*Problem to work on*.
Show all lines below holding the string "equation".

(Dataset records)
------------------------------

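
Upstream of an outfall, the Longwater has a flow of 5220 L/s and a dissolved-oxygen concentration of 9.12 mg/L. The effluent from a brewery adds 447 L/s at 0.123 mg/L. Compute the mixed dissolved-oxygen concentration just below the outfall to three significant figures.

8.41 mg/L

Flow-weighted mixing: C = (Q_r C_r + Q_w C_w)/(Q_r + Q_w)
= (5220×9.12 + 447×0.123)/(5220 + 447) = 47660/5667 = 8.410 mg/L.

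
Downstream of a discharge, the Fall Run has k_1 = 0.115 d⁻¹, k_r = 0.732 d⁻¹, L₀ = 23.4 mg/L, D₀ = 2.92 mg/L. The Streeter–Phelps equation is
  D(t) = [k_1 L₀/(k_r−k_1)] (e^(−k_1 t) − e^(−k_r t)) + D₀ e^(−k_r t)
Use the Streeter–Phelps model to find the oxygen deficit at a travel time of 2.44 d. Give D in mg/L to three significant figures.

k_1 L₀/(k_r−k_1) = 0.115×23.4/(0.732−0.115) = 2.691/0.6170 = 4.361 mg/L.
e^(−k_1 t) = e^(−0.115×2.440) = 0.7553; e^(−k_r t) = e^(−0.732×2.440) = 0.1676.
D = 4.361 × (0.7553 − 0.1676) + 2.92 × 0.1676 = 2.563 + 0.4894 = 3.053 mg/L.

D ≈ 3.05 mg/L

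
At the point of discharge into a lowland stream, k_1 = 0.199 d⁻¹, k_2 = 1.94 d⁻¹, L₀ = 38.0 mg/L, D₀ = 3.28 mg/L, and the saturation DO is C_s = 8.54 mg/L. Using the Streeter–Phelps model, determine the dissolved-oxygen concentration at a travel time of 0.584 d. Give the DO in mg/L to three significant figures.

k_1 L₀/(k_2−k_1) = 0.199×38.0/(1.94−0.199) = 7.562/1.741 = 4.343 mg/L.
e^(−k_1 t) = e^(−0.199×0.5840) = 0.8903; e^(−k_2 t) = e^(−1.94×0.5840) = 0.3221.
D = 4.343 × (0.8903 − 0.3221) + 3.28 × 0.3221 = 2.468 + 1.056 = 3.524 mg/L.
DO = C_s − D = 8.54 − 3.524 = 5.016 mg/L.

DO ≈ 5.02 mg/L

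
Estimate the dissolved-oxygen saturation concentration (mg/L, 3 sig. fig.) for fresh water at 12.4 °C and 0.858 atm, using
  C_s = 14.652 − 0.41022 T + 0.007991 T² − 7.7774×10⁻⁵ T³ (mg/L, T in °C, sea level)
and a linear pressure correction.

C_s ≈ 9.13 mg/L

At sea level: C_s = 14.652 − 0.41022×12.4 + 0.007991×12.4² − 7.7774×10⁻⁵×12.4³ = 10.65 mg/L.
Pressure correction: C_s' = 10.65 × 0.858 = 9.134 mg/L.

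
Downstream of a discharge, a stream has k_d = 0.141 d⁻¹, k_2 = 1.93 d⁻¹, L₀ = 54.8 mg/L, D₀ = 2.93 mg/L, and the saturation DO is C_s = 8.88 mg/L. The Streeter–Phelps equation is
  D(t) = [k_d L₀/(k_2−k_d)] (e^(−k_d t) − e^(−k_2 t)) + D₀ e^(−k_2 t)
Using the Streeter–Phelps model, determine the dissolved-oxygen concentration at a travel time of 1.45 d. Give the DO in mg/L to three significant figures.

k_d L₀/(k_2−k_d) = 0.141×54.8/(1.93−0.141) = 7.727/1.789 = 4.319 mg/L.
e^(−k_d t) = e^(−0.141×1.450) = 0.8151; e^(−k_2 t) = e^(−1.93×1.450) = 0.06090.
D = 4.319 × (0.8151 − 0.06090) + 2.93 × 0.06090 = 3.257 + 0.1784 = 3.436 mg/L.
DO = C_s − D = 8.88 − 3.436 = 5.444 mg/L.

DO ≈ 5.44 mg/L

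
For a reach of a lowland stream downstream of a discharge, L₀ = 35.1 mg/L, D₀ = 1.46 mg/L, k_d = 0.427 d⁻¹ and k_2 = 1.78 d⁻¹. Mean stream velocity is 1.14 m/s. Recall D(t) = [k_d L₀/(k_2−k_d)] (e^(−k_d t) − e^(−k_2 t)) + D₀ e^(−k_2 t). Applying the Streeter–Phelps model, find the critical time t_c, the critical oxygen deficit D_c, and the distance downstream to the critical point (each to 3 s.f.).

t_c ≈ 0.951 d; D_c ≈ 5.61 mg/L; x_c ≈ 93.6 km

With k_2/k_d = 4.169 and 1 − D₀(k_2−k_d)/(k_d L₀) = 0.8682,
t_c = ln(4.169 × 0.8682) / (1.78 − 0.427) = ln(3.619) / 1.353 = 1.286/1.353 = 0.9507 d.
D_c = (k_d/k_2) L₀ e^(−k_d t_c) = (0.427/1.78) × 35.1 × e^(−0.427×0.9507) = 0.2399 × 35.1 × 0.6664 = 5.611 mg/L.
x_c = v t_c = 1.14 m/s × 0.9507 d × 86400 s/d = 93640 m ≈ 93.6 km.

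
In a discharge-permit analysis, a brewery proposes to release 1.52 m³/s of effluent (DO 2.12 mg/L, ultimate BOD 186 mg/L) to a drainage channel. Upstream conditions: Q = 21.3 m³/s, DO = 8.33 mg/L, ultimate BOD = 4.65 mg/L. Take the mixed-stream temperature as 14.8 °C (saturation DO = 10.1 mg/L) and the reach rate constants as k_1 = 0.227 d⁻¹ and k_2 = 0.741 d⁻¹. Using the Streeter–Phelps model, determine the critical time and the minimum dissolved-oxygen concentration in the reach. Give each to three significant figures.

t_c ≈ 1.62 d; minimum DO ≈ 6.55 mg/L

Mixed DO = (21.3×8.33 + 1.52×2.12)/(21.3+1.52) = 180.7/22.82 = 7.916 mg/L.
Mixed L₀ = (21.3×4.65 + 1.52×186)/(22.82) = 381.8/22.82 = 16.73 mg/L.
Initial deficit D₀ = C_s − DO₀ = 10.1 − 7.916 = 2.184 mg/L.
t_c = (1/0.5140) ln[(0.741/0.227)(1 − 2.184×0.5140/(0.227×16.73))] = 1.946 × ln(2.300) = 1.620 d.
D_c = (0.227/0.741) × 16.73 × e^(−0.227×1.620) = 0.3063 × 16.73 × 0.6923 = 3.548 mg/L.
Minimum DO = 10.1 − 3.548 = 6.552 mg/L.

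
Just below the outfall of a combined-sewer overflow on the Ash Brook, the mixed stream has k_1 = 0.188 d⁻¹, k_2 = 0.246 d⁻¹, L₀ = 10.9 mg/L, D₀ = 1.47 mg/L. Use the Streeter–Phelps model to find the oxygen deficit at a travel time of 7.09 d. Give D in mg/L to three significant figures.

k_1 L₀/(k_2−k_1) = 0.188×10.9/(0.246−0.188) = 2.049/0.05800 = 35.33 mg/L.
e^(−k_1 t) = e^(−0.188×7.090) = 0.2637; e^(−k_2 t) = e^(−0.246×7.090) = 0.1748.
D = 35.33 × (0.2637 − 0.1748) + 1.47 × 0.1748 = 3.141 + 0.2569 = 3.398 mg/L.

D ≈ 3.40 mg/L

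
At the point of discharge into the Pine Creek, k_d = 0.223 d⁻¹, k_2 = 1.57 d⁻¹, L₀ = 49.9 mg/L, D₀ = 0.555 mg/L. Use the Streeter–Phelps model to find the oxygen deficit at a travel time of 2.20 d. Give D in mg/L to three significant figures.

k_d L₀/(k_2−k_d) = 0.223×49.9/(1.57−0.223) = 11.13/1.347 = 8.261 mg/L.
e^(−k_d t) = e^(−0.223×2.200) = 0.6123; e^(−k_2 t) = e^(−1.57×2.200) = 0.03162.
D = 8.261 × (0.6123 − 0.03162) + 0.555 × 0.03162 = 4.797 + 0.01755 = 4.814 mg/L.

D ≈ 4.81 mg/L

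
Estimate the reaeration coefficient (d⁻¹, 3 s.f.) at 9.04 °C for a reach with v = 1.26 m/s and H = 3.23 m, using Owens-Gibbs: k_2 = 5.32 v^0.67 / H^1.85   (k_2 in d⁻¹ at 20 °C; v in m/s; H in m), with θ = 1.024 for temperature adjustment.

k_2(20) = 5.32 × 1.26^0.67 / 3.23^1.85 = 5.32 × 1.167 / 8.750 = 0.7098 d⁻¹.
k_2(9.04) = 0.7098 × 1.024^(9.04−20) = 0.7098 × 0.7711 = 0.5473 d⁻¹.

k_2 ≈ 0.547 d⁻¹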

------------------------------

*Exercise output*.
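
Downstream of a discharge, the Fall Run has k_1 = 0.115 d⁻¹, k_r = 0.732 d⁻¹, L₀ = 23.4 mg/L, D₀ = 2.92 mg/L. The Streeter–Phelps equation is
Downstream of a discharge, a stream has k_d = 0.141 d⁻¹, k_2 = 1.93 d⁻¹, L₀ = 54.8 mg/L, D₀ = 2.93 mg/L, and the saturation DO is C_s = 8.88 mg/L. The Streeter–Phelps equation is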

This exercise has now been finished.